• Problem statement
Report how many lines below include the string "space". Please keep the reply to that number.

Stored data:

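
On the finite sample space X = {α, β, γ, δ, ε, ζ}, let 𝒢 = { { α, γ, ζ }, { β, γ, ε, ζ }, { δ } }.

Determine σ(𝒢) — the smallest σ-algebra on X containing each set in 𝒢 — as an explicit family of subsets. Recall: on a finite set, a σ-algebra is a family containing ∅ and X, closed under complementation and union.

Start: 𝒢 ∪ {∅, X} = { {}, { δ }, { α, γ, ζ }, { β, γ, ε, ζ }, X }.
Step 1 (5 new):
  { α, δ }  = X∖{ β, γ, ε, ζ }
  { β, δ, ε }  = X∖{ α, γ, ζ }
  { α, γ, δ, ζ }  = { α, γ, ζ } ∪ { δ }
  { α, β, γ, ε, ζ }  = X∖{ δ }
  { β, γ, δ, ε, ζ }  = { δ } ∪ { β, γ, ε, ζ }
  |family| = 10
Step 2: 3 new —
  { α }  = X∖{ β, γ, δ, ε, ζ }
  { β, ε }  = X∖{ α, γ, δ, ζ }
  { α, β, δ, ε }  = { α, δ } ∪ { β, δ, ε }
  |family| = 13
Step 3: +2 →
  { γ, ζ }  = X∖{ α, β, δ, ε }
  { α, β, ε }  = { β, ε } ∪ { α }
  |family| = 15
Step 4: 1 new —
  { γ, δ, ζ }  = X∖{ α, β, ε }
  |family| = 16
Step 5: closed — nothing new.

|σ(𝒢)| = 16.  σ(𝒢) = { {}, { α }, { δ }, { α, δ }, { β, ε }, { γ, ζ }, { α, β, ε }, { α, γ, ζ }, { β, δ, ε }, { γ, δ, ζ }, { α, β, δ, ε }, { α, γ, δ, ζ }, { β, γ, ε, ζ }, { α, β, γ, ε, ζ }, { β, γ, δ, ε, ζ }, X }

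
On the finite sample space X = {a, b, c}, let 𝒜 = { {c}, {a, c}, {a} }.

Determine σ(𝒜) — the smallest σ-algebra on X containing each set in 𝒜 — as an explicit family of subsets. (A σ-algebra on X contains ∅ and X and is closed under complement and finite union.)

σ(𝒜) = { ∅, {a}, {b}, {c}, {a, b}, {a, c}, {b, c}, X }

Derivation:
Start: 𝒜 ∪ {∅, X} = { ∅, {a}, {c}, {a, c}, X }.
Step 1 (3 new):
  {b}  = complement {a, c}
  {a, b}  = complement {c}
  {b, c}  = complement {a}
Step 2: closed — nothing new.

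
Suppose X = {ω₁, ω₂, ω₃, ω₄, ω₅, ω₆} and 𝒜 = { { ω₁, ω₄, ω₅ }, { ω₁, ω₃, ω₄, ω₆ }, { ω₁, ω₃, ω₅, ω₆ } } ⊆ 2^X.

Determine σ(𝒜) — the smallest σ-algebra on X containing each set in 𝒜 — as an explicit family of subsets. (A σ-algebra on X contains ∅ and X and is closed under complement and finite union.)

Start: 𝒜 ∪ {∅, X} = { {}, { ω₁, ω₄, ω₅ }, { ω₁, ω₃, ω₄, ω₆ }, { ω₁, ω₃, ω₅, ω₆ }, X }.
Round 1: 4 new —
  { ω₂, ω₄ }  = { ω₁, ω₃, ω₅, ω₆ }ᶜ
  { ω₂, ω₅ }  = { ω₁, ω₃, ω₄, ω₆ }ᶜ
  { ω₂, ω₃, ω₆ }  = { ω₁, ω₄, ω₅ }ᶜ
  { ω₁, ω₃, ω₄, ω₅, ω₆ }  = { ω₁, ω₃, ω₅, ω₆ } ∪ { ω₁, ω₄, ω₅ }
  — 9 sets.
Round 2: 7 new —
  { ω₂ }  = { ω₁, ω₃, ω₄, ω₅, ω₆ }ᶜ
  { ω₂, ω₄, ω₅ }  = { ω₂, ω₅ } ∪ { ω₂, ω₄ }
  { ω₁, ω₂, ω₄, ω₅ }  = { ω₁, ω₄, ω₅ } ∪ { ω₂, ω₅ }
  { ω₂, ω₃, ω₄, ω₆ }  = { ω₂, ω₃, ω₆ } ∪ { ω₂, ω₄ }
  { ω₂, ω₃, ω₅, ω₆ }  = { ω₂, ω₅ } ∪ { ω₂, ω₃, ω₆ }
  { ω₁, ω₂, ω₃, ω₄, ω₆ }  = { ω₂, ω₃, ω₆ } ∪ { ω₁, ω₃, ω₄, ω₆ }
  { ω₁, ω₂, ω₃, ω₅, ω₆ }  = { ω₁, ω₃, ω₅, ω₆ } ∪ { ω₂, ω₅ }
  — 16 sets.
Round 3 adds 7:
  { ω₄ }  = { ω₁, ω₂, ω₃, ω₅, ω₆ }ᶜ
  { ω₅ }  = { ω₁, ω₂, ω₃, ω₄, ω₆ }ᶜ
  { ω₁, ω₄ }  = { ω₂, ω₃, ω₅, ω₆ }ᶜ
  { ω₁, ω₅ }  = { ω₂, ω₃, ω₄, ω₆ }ᶜ
  { ω₃, ω₆ }  = { ω₁, ω₂, ω₄, ω₅ }ᶜ
  { ω₁, ω₃, ω₆ }  = { ω₂, ω₄, ω₅ }ᶜ
  { ω₂, ω₃, ω₄, ω₅, ω₆ }  = { ω₂, ω₅ } ∪ { ω₂, ω₃, ω₄, ω₆ }
  — 23 sets.
Round 4: +7 →
  { ω₁ }  = { ω₂, ω₃, ω₄, ω₅, ω₆ }ᶜ
  { ω₄, ω₅ }  = { ω₅ } ∪ { ω₄ }
  { ω₁, ω₂, ω₄ }  = { ω₂ } ∪ { ω₁, ω₄ }
  { ω₁, ω₂, ω₅ }  = { ω₂, ω₅ } ∪ { ω₁, ω₅ }
  { ω₃, ω₄, ω₆ }  = { ω₃, ω₆ } ∪ { ω₄ }
  { ω₃, ω₅, ω₆ }  = { ω₅ } ∪ { ω₃, ω₆ }
  { ω₁, ω₂, ω₃, ω₆ }  = { ω₁, ω₃, ω₆ } ∪ { ω₂, ω₃, ω₆ }
  — 30 sets.
Round 5. New:
  { ω₁, ω₂ }  = { ω₁ } ∪ { ω₂ }
  { ω₃, ω₄, ω₅, ω₆ }  = { ω₅ } ∪ { ω₃, ω₄, ω₆ }
  — 32 sets.
Round 6 adds nothing — fixpoint reached.

Therefore σ(𝒜) = { {}, { ω₁ }, { ω₂ }, { ω₄ }, { ω₅ }, { ω₁, ω₂ }, { ω₁, ω₄ }, { ω₁, ω₅ }, { ω₂, ω₄ }, { ω₂, ω₅ }, { ω₃, ω₆ }, { ω₄, ω₅ }, { ω₁, ω₂, ω₄ }, { ω₁, ω₂, ω₅ }, { ω₁, ω₃, ω₆ }, { ω₁, ω₄, ω₅ }, { ω₂, ω₃, ω₆ }, { ω₂, ω₄, ω₅ }, { ω₃, ω₄, ω₆ }, { ω₃, ω₅, ω₆ }, { ω₁, ω₂, ω₃, ω₆ }, { ω₁, ω₂, ω₄, ω₅ }, { ω₁, ω₃, ω₄, ω₆ }, { ω₁, ω₃, ω₅, ω₆ }, { ω₂, ω₃, ω₄, ω₆ }, { ω₂, ω₃, ω₅, ω₆ }, { ω₃, ω₄, ω₅, ω₆ }, { ω₁, ω₂, ω₃, ω₄, ω₆ }, { ω₁, ω₂, ω₃, ω₅, ω₆ }, { ω₁, ω₃, ω₄, ω₅, ω₆ }, { ω₂, ω₃, ω₄, ω₅, ω₆ }, X } (|σ(𝒜)| = 32).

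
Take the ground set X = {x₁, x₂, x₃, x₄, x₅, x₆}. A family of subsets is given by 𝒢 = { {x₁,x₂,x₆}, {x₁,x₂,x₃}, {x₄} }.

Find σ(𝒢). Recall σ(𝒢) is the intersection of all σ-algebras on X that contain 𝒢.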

• Answer to this exercise
2